[Saved entries]
★ ★ ★ ★

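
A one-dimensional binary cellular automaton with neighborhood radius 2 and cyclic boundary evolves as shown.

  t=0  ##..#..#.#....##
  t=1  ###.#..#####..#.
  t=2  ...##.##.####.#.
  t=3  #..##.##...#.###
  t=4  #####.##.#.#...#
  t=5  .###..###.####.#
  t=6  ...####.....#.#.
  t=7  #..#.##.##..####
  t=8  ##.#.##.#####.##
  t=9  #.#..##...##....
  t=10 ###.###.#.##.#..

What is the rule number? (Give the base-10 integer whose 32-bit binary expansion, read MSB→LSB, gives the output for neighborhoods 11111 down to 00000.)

3596301809

  [31] ##### => #  t=1,i=9
  [30] ####. => #  t=0,i=0
  [29] ###.# => .  t=1,i=2
  [28] ###.. => #  t=0,i=1
  [27] ##.## => .  t=2,i=5
  [26] ##.#. => #  t=1,i=3
  [25] ##..# => #  t=0,i=2
  [24] ##... => .  t=3,i=8
  [23] #.### => .  t=1,i=0
  [22] #.##. => #  t=2,i=6
  [21] #.#.# => .  t=4,i=9
  [20] #.#.. => #  t=0,i=9
  [19] #..## => #  t=1,i=6
  [18] #..#. => .  t=0,i=3
  [17] #...# => #  t=3,i=9
  [16] #.... => #  t=0,i=11
  [15] .#### => .  t=0,i=15
  [14] .###. => .  t=1,i=1
  [13] .##.# => #  t=2,i=4
  [12] .##.. => #  t=3,i=7
  [11] .#.## => .  t=1,i=15
  [10] .#.#. => #  t=0,i=8
  [9] .#..# => .  t=0,i=5
  [8] .#... => #  t=0,i=10
  [7] ..### => #  t=0,i=14
  [6] ..##. => #  t=2,i=3
  [5] ..#.# => #  t=0,i=7
  [4] ..#.. => #  t=0,i=4
  [3] ...## => .  t=0,i=13
  [2] ...#. => .  t=3,i=10
  [1] ....# => .  t=0,i=12
  [0] ..... => #  t=6,i=9
  bits 11010110010110110011010111110001 = 3596301809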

★ ★ ★ ★

# How to complete this task
Every record must appear in the answer exactly as it does above.

# Written response
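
A one-dimensional binary cellular automaton with neighborhood radius 2 and cyclic boundary evolves as shown.

  t=0  ##..#..#.#....##
  t=1  ###.#..#####..#.
  t=2  ...##.##.####.#.
  t=3  #..##.##...#.###
  t=4  #####.##.#.#...#
  t=5  .###..###.####.#
  t=6  ...####.....#.#.
  t=7  #..#.##.##..####
  t=8  ##.#.##.#####.##
  t=9  #.#..##...##....
  t=10 ###.###.#.##.#..

What is the rule number? (Give the base-10 integer whose 32-bit binary expansion, read MSB→LSB, gives the output for neighborhoods 11111 down to 00000.)

3596301809

  [31] ##### => #  t=1,i=9
  [30] ####. => #  t=0,i=0
  [29] ###.# => .  t=1,i=2
  [28] ###.. => #  t=0,i=1
  [27] ##.## => .  t=2,i=5
  [26] ##.#. => #  t=1,i=3
  [25] ##..# => #  t=0,i=2
  [24] ##... => .  t=3,i=8
  [23] #.### => .  t=1,i=0
  [22] #.##. => #  t=2,i=6
  [21] #.#.# => .  t=4,i=9
  [20] #.#.. => #  t=0,i=9
  [19] #..## => #  t=1,i=6
  [18] #..#. => .  t=0,i=3
  [17] #...# => #  t=3,i=9
  [16] #.... => #  t=0,i=11
  [15] .#### => .  t=0,i=15
  [14] .###. => .  t=1,i=1
  [13] .##.# => #  t=2,i=4
  [12] .##.. => #  t=3,i=7
  [11] .#.## => .  t=1,i=15
  [10] .#.#. => #  t=0,i=8
  [9] .#..# => .  t=0,i=5
  [8] .#... => #  t=0,i=10
  [7] ..### => #  t=0,i=14
  [6] ..##. => #  t=2,i=3
  [5] ..#.# => #  t=0,i=7
  [4] ..#.. => #  t=0,i=4
  [3] ...## => .  t=0,i=13
  [2] ...#. => .  t=3,i=10
  [1] ....# => .  t=0,i=12
  [0] ..... => #  t=6,i=9
  bits 11010110010110110011010111110001 = 3596301809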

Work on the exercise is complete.